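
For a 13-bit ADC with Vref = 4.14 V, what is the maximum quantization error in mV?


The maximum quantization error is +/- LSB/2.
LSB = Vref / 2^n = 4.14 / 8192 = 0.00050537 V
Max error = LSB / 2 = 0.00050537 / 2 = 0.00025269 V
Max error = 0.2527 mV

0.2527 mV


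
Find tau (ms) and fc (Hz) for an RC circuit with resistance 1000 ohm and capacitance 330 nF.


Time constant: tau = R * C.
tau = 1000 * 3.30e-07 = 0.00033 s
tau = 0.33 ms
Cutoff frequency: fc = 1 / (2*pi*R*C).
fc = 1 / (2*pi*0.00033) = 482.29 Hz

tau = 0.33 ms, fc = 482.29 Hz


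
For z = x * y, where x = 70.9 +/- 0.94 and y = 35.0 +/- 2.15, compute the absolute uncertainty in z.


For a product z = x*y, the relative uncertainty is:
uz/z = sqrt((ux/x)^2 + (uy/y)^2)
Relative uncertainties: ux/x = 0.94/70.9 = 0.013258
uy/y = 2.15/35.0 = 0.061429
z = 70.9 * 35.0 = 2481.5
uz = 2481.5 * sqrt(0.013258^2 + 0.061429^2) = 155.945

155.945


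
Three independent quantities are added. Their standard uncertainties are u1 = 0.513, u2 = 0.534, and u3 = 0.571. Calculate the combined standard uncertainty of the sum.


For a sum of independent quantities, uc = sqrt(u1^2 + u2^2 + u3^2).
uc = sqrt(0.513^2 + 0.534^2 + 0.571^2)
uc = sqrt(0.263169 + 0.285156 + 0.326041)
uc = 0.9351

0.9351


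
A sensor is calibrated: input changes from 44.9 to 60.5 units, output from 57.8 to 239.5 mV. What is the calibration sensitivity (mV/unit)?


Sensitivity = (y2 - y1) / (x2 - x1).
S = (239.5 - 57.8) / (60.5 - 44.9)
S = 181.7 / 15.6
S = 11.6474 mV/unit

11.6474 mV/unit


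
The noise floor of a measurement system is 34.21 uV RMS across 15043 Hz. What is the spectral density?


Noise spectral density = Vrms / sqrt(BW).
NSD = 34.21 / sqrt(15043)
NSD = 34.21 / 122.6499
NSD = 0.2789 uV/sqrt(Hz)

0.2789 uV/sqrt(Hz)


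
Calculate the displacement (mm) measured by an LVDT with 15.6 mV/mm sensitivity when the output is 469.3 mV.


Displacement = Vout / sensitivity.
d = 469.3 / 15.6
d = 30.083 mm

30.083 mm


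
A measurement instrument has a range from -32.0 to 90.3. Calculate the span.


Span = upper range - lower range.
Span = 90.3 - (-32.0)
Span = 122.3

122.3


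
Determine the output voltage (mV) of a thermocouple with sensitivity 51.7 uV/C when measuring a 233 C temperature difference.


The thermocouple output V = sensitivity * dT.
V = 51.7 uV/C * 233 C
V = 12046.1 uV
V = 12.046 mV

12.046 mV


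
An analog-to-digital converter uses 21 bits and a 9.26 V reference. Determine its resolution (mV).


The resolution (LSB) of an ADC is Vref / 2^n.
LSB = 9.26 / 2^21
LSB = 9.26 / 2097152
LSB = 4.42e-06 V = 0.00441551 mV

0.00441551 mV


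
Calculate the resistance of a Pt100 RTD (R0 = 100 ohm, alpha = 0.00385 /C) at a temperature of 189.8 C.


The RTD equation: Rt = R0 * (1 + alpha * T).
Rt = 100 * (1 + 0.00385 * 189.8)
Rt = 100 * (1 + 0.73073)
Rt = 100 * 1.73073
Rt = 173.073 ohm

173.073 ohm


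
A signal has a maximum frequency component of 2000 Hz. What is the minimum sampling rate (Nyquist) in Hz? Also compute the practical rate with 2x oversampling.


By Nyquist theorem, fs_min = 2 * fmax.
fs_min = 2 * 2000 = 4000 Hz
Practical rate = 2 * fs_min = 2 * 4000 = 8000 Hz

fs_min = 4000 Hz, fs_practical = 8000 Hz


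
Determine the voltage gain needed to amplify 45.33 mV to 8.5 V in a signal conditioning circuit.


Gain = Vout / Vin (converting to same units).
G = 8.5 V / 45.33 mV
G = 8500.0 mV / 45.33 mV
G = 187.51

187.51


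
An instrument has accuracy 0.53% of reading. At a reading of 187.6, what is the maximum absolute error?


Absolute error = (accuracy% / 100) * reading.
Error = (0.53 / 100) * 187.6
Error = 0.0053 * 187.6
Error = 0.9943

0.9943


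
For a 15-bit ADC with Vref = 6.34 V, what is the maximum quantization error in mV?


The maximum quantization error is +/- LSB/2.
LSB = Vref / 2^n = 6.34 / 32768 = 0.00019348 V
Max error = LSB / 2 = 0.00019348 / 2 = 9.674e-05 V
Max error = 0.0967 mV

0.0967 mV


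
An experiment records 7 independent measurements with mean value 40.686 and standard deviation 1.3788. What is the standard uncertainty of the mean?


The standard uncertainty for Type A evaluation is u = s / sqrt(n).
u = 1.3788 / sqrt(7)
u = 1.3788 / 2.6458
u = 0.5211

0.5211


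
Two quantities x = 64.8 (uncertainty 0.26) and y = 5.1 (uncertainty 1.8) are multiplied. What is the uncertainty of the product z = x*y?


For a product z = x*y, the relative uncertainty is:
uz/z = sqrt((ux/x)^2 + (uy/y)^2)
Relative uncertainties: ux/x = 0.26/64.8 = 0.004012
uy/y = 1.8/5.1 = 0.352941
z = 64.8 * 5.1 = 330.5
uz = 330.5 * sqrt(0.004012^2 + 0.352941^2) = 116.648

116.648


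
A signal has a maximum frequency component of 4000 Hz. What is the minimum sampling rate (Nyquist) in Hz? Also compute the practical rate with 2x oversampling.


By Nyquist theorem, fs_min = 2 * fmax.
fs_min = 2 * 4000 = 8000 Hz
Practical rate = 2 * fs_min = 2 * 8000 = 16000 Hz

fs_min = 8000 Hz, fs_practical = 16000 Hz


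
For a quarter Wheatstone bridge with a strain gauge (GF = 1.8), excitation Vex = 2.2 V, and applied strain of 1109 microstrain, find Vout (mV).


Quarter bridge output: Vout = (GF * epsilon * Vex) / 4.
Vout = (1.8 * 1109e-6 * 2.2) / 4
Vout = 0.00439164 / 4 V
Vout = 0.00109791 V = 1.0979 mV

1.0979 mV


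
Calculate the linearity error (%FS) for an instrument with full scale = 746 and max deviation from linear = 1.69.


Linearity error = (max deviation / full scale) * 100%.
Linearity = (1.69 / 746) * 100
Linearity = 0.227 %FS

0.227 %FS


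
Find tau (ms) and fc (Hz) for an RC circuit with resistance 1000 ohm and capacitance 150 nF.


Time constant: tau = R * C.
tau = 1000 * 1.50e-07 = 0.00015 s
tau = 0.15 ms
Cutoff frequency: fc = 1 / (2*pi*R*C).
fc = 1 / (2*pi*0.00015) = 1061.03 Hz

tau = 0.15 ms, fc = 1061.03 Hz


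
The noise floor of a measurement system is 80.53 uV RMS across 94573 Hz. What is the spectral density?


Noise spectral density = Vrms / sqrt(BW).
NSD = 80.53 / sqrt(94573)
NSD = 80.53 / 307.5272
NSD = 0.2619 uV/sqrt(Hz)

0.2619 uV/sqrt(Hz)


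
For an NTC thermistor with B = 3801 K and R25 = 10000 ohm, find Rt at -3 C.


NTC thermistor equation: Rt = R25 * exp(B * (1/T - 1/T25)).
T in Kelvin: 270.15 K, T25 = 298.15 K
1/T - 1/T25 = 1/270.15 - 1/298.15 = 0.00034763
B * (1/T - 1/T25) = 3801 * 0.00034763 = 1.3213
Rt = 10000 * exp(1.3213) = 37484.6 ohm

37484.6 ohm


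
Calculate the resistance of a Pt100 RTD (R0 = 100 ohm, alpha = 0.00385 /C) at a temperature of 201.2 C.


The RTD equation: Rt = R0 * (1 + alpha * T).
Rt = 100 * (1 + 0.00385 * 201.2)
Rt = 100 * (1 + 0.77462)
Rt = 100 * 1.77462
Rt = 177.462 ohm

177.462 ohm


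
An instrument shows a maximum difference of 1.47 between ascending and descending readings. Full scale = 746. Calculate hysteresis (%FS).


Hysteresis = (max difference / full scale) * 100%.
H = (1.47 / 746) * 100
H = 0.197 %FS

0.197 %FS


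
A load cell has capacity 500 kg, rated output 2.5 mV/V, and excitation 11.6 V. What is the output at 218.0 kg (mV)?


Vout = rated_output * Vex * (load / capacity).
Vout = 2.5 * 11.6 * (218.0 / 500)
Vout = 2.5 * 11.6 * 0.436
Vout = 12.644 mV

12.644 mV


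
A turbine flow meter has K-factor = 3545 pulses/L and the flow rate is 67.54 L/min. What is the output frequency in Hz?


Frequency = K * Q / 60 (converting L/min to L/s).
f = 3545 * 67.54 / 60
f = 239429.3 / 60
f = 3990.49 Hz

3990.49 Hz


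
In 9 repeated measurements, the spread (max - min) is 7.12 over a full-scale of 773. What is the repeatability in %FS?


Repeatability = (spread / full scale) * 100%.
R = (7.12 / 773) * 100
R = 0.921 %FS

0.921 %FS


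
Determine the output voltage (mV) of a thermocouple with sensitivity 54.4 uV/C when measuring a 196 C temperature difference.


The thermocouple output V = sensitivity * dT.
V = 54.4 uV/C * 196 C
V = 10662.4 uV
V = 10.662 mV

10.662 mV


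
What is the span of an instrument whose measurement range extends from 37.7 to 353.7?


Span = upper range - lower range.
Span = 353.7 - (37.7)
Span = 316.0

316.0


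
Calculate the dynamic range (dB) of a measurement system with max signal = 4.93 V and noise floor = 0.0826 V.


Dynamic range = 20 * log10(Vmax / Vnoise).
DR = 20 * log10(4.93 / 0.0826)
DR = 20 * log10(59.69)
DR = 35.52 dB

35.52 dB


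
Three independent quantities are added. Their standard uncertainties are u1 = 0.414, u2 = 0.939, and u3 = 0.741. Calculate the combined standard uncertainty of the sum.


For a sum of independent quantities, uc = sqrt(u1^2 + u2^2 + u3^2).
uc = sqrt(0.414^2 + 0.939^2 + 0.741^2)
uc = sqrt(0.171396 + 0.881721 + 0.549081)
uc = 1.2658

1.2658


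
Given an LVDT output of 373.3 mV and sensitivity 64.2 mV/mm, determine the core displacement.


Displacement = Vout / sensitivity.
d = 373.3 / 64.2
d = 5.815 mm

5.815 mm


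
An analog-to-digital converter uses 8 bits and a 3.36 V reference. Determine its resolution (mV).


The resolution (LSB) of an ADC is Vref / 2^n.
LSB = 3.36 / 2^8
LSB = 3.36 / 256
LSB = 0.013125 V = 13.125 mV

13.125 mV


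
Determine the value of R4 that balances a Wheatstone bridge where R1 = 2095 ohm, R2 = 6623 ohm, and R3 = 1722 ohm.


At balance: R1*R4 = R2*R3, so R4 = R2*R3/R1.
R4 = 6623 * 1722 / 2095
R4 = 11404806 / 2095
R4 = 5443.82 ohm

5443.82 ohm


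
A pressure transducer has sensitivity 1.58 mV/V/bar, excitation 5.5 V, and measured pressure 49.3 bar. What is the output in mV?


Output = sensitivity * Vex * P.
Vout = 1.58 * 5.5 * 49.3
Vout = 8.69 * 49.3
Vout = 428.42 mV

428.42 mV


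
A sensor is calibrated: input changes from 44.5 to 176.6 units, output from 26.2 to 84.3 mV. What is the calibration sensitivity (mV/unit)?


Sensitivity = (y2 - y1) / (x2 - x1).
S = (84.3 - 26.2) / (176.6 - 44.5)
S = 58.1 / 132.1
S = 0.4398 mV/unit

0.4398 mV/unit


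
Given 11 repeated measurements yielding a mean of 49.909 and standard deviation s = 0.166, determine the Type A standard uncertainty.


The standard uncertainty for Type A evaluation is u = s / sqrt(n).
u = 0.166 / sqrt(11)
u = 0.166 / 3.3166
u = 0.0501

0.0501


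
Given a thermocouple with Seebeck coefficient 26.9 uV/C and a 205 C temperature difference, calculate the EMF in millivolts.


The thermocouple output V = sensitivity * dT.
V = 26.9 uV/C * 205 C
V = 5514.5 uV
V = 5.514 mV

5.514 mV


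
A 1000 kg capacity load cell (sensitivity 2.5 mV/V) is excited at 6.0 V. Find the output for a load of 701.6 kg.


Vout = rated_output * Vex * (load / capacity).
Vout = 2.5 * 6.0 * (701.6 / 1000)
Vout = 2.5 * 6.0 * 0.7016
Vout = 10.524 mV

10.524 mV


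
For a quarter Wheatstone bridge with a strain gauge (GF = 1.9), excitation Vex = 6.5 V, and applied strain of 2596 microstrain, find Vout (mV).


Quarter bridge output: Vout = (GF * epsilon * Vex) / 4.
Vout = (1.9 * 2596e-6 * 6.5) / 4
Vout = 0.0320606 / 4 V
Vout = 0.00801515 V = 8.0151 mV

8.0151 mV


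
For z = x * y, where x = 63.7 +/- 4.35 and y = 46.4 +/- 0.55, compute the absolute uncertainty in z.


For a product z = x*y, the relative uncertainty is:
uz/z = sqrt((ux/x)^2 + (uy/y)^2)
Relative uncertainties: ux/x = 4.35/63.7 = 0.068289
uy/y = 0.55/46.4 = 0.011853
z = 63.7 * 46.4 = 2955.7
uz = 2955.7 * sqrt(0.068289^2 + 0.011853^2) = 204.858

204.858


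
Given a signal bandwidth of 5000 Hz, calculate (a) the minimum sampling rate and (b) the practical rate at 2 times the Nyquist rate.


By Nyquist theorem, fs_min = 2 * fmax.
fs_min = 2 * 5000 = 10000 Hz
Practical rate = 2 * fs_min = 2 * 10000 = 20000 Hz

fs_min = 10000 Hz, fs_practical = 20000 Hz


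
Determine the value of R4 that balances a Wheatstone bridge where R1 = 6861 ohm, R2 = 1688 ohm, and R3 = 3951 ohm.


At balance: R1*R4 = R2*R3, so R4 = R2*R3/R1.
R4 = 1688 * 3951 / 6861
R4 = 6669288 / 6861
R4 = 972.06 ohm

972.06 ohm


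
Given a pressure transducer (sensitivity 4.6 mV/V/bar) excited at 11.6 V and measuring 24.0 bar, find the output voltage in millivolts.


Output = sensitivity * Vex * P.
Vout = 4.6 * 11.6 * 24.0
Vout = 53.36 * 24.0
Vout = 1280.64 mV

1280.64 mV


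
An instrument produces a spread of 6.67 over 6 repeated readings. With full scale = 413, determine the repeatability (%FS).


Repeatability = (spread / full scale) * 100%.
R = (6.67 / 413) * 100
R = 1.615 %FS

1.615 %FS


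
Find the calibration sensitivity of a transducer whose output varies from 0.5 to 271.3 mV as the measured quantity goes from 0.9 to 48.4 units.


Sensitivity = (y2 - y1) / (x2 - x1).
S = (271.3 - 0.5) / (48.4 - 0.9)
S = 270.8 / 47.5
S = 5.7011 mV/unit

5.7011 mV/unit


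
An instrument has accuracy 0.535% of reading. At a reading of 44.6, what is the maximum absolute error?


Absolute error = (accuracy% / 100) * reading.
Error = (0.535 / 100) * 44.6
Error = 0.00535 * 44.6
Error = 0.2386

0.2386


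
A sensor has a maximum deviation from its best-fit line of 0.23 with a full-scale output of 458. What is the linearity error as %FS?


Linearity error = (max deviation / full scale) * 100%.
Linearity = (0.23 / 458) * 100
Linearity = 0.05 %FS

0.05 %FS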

### WHAT YOU HAVE TO DO
From the line containing "A sensor has" through the last line of the records above, reproduce every line exactly.

### REPLY TO THE EXERCISE
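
A sensor has a maximum deviation from its best-fit line of 0.23 with a full-scale output of 458. What is the linearity error as %FS?


Linearity error = (max deviation / full scale) * 100%.
Linearity = (0.23 / 458) * 100
Linearity = 0.05 %FS

0.05 %FS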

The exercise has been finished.